WORK ITEM: From the first line of the data below, copy each line up to the one containing "2025-11-20 09:33 UTC", and include that line too.

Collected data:
[Start of section]

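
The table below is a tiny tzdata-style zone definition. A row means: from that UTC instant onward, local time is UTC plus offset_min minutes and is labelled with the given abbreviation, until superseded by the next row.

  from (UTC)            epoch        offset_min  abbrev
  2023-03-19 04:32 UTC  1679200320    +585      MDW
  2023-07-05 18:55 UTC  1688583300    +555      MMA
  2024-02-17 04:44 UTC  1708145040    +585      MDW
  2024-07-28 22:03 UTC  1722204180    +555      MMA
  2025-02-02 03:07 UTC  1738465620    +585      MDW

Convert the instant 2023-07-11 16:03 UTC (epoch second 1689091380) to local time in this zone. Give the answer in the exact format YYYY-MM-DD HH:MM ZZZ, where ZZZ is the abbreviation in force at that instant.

2023-07-12 01:18 MMA

Query: 2023-07-11 16:03 UTC
Rule 2/5 (MMA, +09:15): 2023-07-05 18:55 UTC ≤ query < 2024-02-17 04:44 UTC
16·60 + 3 + 555 = 1518 min
1518 = 1·1440 + 78; 78 = 1·60 + 18 → 01:18, 2023-07-11 + 1 day = 2023-07-12
→ 2023-07-12 01:18 MMA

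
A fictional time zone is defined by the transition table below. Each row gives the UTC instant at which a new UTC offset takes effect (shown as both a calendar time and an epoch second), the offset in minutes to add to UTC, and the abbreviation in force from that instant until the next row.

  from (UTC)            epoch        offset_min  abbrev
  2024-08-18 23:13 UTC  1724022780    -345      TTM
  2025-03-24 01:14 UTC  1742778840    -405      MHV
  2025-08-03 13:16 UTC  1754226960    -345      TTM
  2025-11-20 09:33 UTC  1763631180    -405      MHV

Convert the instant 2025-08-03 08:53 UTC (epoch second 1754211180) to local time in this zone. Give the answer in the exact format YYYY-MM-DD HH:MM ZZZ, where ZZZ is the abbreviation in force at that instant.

2025-08-03 02:08 MHV

Query: 2025-08-03 08:53 UTC
Rule 2/4 (MHV, -06:45): 2025-03-24 01:14 UTC ≤ query < 2025-08-03 13:16 UTC
8·60 + 53 - 405 = 128 min
128 = 0·1440 + 128; 128 = 2·60 + 8 → 02:08, same day
→ 2025-08-03 02:08 MHV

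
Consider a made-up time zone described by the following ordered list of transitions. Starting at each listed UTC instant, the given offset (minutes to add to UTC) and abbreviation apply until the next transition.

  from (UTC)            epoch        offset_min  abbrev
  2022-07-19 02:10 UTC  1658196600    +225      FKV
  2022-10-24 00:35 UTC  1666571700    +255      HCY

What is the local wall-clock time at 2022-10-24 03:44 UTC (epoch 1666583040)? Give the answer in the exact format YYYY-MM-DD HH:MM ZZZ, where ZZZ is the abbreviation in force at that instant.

2022-10-24 07:59 HCY

Query: 2022-10-24 03:44 UTC
Rule 2/2 (HCY, +04:15): 2022-10-24 00:35 UTC ≤ query < +∞
3·60 + 44 + 255 = 479 min
479 = 0·1440 + 479; 479 = 7·60 + 59 → 07:59, same day
→ 2022-10-24 07:59 HCY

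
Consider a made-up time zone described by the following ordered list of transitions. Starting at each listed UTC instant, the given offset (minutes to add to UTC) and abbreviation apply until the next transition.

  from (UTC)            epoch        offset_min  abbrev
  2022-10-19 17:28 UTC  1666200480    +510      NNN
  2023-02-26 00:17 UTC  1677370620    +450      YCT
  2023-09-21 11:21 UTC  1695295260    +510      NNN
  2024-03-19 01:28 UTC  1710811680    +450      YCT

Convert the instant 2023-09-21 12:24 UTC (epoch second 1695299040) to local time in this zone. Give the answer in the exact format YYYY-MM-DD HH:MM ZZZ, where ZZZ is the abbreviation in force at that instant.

2023-09-21 20:54 NNN

Query: 2023-09-21 12:24 UTC
Rule 3/4 (NNN, +08:30): 2023-09-21 11:21 UTC ≤ query < 2024-03-19 01:28 UTC
12·60 + 24 + 510 = 1254 min
1254 = 0·1440 + 1254; 1254 = 20·60 + 54 → 20:54, same day
→ 2023-09-21 20:54 NNN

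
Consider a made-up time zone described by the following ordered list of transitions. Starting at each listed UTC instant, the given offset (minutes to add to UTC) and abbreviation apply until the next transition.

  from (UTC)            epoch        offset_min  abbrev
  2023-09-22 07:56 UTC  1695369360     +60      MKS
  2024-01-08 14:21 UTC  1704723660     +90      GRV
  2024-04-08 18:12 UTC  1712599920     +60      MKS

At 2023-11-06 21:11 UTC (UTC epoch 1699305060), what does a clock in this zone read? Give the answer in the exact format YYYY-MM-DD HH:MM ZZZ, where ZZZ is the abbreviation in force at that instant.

2023-11-06 22:11 MKS

Query: 2023-11-06 21:11 UTC
Rule 1/3 (MKS, +01:00): 2023-09-22 07:56 UTC ≤ query < 2024-01-08 14:21 UTC
21·60 + 11 + 60 = 1331 min
1331 = 0·1440 + 1331; 1331 = 22·60 + 11 → 22:11, same day
→ 2023-11-06 22:11 MKS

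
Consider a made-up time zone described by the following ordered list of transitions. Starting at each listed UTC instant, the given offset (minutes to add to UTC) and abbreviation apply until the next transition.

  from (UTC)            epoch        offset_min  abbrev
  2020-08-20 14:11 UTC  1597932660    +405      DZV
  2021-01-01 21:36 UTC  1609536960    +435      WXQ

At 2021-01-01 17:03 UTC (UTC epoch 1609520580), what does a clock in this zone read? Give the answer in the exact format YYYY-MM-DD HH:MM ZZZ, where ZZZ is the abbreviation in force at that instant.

2021-01-01 23:48 DZV

Query: 2021-01-01 17:03 UTC
Rule 1/2 (DZV, +06:45): 2020-08-20 14:11 UTC ≤ query < 2021-01-01 21:36 UTC
17·60 + 3 + 405 = 1428 min
1428 = 0·1440 + 1428; 1428 = 23·60 + 48 → 23:48, same day
→ 2021-01-01 23:48 DZV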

[End of section]

EXERCISE ANSWER:
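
The table below is a tiny tzdata-style zone definition. A row means: from that UTC instant onward, local time is UTC plus offset_min minutes and is labelled with the given abbreviation, until superseded by the next row.

  from (UTC)            epoch        offset_min  abbrev
  2023-03-19 04:32 UTC  1679200320    +585      MDW
  2023-07-05 18:55 UTC  1688583300    +555      MMA
  2024-02-17 04:44 UTC  1708145040    +585      MDW
  2024-07-28 22:03 UTC  1722204180    +555      MMA
  2025-02-02 03:07 UTC  1738465620    +585      MDW

Convert the instant 2023-07-11 16:03 UTC (epoch second 1689091380) to local time in this zone. Give the answer in the exact format YYYY-MM-DD HH:MM ZZZ, where ZZZ is the abbreviation in force at that instant.

2023-07-12 01:18 MMA

Query: 2023-07-11 16:03 UTC
Rule 2/5 (MMA, +09:15): 2023-07-05 18:55 UTC ≤ query < 2024-02-17 04:44 UTC
16·60 + 3 + 555 = 1518 min
1518 = 1·1440 + 78; 78 = 1·60 + 18 → 01:18, 2023-07-11 + 1 day = 2023-07-12
→ 2023-07-12 01:18 MMA

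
A fictional time zone is defined by the transition table below. Each row gives the UTC instant at which a new UTC offset takes effect (shown as both a calendar time and an epoch second), the offset in minutes to add to UTC, and the abbreviation in force from that instant until the next row.

  from (UTC)            epoch        offset_min  abbrev
  2024-08-18 23:13 UTC  1724022780    -345      TTM
  2025-03-24 01:14 UTC  1742778840    -405      MHV
  2025-08-03 13:16 UTC  1754226960    -345      TTM
  2025-11-20 09:33 UTC  1763631180    -405      MHV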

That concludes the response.